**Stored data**
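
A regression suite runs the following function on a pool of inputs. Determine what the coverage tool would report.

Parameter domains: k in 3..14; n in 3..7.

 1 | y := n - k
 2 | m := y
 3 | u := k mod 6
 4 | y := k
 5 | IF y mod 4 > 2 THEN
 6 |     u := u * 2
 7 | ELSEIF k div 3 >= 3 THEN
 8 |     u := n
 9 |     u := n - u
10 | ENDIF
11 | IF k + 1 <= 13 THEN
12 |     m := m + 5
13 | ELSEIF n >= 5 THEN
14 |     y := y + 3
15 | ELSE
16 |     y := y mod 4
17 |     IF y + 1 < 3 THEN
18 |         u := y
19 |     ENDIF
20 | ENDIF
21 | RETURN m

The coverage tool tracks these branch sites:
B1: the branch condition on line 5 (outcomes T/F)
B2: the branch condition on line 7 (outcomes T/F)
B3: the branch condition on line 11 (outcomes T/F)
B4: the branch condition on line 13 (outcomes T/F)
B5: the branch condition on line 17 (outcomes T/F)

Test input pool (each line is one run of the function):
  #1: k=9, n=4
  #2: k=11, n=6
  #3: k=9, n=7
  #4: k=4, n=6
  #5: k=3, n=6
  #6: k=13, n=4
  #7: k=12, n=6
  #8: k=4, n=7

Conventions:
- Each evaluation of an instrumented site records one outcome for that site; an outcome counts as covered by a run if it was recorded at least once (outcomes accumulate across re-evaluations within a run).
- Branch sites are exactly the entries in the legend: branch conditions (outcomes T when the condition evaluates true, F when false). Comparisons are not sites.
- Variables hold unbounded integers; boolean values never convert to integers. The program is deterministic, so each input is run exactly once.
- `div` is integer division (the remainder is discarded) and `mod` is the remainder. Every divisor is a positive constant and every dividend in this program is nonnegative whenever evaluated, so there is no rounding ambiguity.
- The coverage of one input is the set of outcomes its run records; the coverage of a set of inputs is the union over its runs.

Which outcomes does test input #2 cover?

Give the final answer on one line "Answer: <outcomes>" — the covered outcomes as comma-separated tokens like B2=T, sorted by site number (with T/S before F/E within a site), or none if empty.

Tracing the run of input #2 (k=11, n=6):
  B1->T, B3->T
deduplicating events, the covered set is: B1=T, B3=T

Answer: B1=T, B3=T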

**What needs to be done**
Collect every line above that contains the word "tool".

**Answer to this problem**
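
A regression suite runs the following function on a pool of inputs. Determine what the coverage tool would report.
The coverage tool tracks these branch sites: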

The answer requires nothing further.